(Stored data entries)
════
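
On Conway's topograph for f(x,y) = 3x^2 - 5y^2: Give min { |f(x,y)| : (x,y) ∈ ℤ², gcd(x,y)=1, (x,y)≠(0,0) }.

descent: ρ → (-5,0,3)
descent: ρ → (3,6,-2)  [lands on river]
river: ρ → (-2,6,3)
closes: descent 2, river 2
min |a| on river = 2

2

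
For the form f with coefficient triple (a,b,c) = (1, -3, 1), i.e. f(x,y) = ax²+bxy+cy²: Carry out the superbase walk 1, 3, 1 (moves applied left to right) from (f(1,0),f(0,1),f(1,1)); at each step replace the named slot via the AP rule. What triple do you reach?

start (1,1,-1) = (f(1,0),f(0,1),f(1,1))
replace slot 1: 2·(1+(-1)) − 1 = -1 → (-1,1,-1)
replace slot 3: 2·((-1)+1) − (-1) = 1 → (-1,1,1)
replace slot 1: 2·(1+1) − (-1) = 5 → (5,1,1)

5,1,1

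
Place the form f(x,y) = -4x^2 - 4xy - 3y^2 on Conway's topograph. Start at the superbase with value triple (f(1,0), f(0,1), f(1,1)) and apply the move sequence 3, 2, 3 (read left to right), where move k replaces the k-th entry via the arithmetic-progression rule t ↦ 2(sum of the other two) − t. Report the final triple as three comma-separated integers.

start (-4,-3,-11) = (f(1,0),f(0,1),f(1,1))
replace slot 3: 2·((-4)+(-3)) − (-11) = -3 → (-4,-3,-3)
replace slot 2: 2·((-4)+(-3)) − (-3) = -11 → (-4,-11,-3)
replace slot 3: 2·((-4)+(-11)) − (-3) = -27 → (-4,-11,-27)

-4,-11,-27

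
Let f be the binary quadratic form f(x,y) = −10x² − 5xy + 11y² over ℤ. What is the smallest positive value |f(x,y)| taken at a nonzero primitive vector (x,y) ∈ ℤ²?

descent: ρ → (11,5,-10)  [lands on river]
river: ρ → (-10,15,6)
river: ρ → (6,21,-1)
river: ρ → (-1,21,6)
river: ρ → (6,15,-10)
river: ρ → (-10,5,11)
river: ρ → (11,17,-4)
river: ρ → (-4,15,15)
river: ρ → (15,15,-4)
river: ρ → (-4,17,11)
closes: descent 1, river 10
min |a| on river = 1

1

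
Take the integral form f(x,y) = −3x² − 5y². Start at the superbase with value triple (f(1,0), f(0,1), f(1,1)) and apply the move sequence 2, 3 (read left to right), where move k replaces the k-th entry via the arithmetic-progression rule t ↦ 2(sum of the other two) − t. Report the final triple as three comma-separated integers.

start (-3,-5,-8) = (f(1,0),f(0,1),f(1,1))
replace slot 2: 2·((-3)+(-8)) − (-5) = -17 → (-3,-17,-8)
replace slot 3: 2·((-3)+(-17)) − (-8) = -32 → (-3,-17,-32)

-3,-17,-32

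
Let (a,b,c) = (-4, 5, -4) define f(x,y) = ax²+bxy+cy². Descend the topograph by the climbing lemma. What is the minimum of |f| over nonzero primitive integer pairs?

translate: b→3 (≡-5 mod 8), so (4,-5,4)→(4,3,3)
flip: (4,3,3)→(3,-3,4)
translate: b→3 (≡-3 mod 6), so (3,-3,4)→(3,3,4)
reduced (well bottom): (3,3,4) with a≤c, −a<b≤a
well minimum |f| = |-3| = 3 (negative-definite)

3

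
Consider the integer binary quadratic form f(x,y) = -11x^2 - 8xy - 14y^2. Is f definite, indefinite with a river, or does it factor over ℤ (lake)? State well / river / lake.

D = b²−4ac = (-8)² − 4·(-11)·(-14) = -552
D < 0 ⇒ definite ⇒ every region one sign ⇒ single well

well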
════
Instructions to follow: From the line with "Consider the integer" through the last line of the records, set down every line exactly as written and leave out all others.

Solution:
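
Consider the integer binary quadratic form f(x,y) = -11x^2 - 8xy - 14y^2. Is f definite, indefinite with a river, or does it factor over ℤ (lake)? State well / river / lake.

D = b²−4ac = (-8)² − 4·(-11)·(-14) = -552
D < 0 ⇒ definite ⇒ every region one sign ⇒ single well

well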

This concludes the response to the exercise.